◆ ABOUT THIS EXERCISE
Which lines of the entries below hold the word "with"? Report each of them.

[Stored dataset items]
----

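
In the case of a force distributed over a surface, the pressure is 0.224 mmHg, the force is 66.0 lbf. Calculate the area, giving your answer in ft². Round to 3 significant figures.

Solving P = F/A for A: A = F/P.
P = 0.224 mmHg = 29.86 Pa; F = 66.0 lbf = 293.6 N.
A = 9.831 m²
9.831 m² × (1 ft² / 0.09290 m²) = 105.8 ft²

106 ft²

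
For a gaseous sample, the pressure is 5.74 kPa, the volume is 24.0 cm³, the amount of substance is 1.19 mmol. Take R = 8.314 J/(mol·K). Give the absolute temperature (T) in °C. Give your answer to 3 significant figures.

-259 °C

From the ideal-gas law: T = PV/(nR).
P = 5.74 kPa = 5740 Pa; V = 24.0 cm³ = 2.400×10^-5 m³; n = 1.19 mmol = 0.001190 mol; R = 8.314 J/(mol·K).
T = 13.92 K
13.92 K − 273.15 = -259.2 °C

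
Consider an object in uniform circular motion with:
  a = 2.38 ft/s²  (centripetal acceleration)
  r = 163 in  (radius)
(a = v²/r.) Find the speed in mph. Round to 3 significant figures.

3.88 mph

Rearranging: v = √(a·r).
a = 2.38 ft/s² = 0.7254 m/s²; r = 163 in = 4.140 m.
v = 1.733 m/s
1.733 m/s × (1 mph / 0.4470 m/s) = 3.877 mph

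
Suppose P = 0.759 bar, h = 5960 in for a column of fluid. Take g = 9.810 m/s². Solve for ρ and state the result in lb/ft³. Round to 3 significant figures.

Rearranging: ρ = P/(g·h).
P = 0.759 bar = 75900 Pa; h = 5960 in = 151.4 m; g = 9.810 m/s².
ρ = 51.11 kg/m³
51.11 kg/m³ × (1 lb/ft³ / 16.02 kg/m³) = 3.191 lb/ft³

3.19 lb/ft³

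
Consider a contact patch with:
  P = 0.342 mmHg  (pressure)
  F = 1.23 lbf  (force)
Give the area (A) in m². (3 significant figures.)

0.120 m²

Rearranging: A = F/P.
P = 0.342 mmHg = 45.60 Pa; F = 1.23 lbf = 5.471 N.
A = 0.1200 m²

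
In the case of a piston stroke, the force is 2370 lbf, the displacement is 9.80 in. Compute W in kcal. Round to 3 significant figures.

W is given directly by: W = F·d.
F = 2370 lbf = 10542 N; d = 9.80 in = 0.2489 m.
W = 2624 J
2624 J × (1 kcal / 4184 J) = 0.6272 kcal

0.627 kcal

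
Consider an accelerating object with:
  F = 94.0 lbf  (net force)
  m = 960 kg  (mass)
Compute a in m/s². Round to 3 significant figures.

0.436 m/s²

From Newton's second law: a = F/m.
F = 94.0 lbf = 418.1 N; m = 960 kg.
a = 0.4356 m/s²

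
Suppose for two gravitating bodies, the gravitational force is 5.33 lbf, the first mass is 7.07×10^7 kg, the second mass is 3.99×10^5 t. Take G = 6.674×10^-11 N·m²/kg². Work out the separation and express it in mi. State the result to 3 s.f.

Rearranging: r = √(G·m₁m₂/F).
F = 5.33 lbf = 23.71 N; m₁ = 7.07×10^7 kg; m₂ = 3.99×10^5 t = 3.990×10^8 kg; G = 6.674×10^-11 N·m²/kg².
r = 281.8 m
281.8 m × (1 mi / 1609 m) = 0.1751 mi

0.175 mi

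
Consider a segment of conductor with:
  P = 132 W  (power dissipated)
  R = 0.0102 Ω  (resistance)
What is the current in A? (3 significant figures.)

114 A

Rearranging: I = √(P/R).
P = 132 W; R = 0.0102 Ω.
I = 113.8 A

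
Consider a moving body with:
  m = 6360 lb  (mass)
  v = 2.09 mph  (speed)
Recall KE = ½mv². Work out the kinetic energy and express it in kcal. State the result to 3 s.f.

Directly: KE = ½mv².
m = 6360 lb = 2885 kg; v = 2.09 mph = 0.9343 m/s.
KE = 1259 J  (the unit combination reduces to kg·m²/s² = J)
1259 J × (1 kcal / 4184 J) = 0.3009 kcal

0.301 kcal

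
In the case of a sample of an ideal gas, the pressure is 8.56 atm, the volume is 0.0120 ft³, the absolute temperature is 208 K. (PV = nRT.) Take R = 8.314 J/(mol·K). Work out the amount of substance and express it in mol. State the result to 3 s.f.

0.170 mol

Rearranging PV = nRT for n: n = PV/(RT).
P = 8.56 atm = 8.673×10^5 Pa; V = 0.0120 ft³ = 3.398×10^-4 m³; T = 208 K; R = 8.314 J/(mol·K).
n = 0.1704 mol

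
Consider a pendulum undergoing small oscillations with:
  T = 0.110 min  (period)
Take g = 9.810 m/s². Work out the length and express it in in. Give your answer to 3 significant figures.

426 in

Solving T = 2π√(L/g) for L: L = g·(T/2π)².
T = 0.110 min = 6.600 s; g = 9.810 m/s².
L = 10.82 m
10.82 m × (1 in / 0.02540 m) = 426.2 in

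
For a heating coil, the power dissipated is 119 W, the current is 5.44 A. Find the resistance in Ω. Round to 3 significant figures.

Rearranging P = I²R for R: R = P/I².
P = 119 W; I = 5.44 A.
R = 4.021 Ω

4.02 Ω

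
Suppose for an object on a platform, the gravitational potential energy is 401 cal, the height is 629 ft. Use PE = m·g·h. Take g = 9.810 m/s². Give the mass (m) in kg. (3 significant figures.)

0.892 kg

Solving PE = m·g·h for m: m = PE/(g·h).
PE = 401 cal = 1678 J; h = 629 ft = 191.7 m; g = 9.810 m/s².
m = 0.8921 kg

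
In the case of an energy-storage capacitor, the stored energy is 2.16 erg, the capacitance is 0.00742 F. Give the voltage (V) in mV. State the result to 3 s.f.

Rearranging E = ½C·V² for V: V = √(2E/C).
E = 2.16 erg = 2.160×10^-7 J; C = 0.00742 F.
V = 0.007630 V
0.007630 V × (1 mV / 0.001000 V) = 7.630 mV

7.63 mV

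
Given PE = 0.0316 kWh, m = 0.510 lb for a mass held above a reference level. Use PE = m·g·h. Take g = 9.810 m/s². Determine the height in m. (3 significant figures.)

50100 m

Solving PE = m·g·h for h: h = PE/(m·g).
PE = 0.0316 kWh = 1.138×10^5 J; m = 0.510 lb = 0.2313 kg; g = 9.810 m/s².
h = 50128 m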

----

◆ ANSWER SPACE
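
Consider an object in uniform circular motion with:
Consider a contact patch with:
Consider an accelerating object with:
Consider a segment of conductor with:
Consider a moving body with:
Consider a pendulum undergoing small oscillations with: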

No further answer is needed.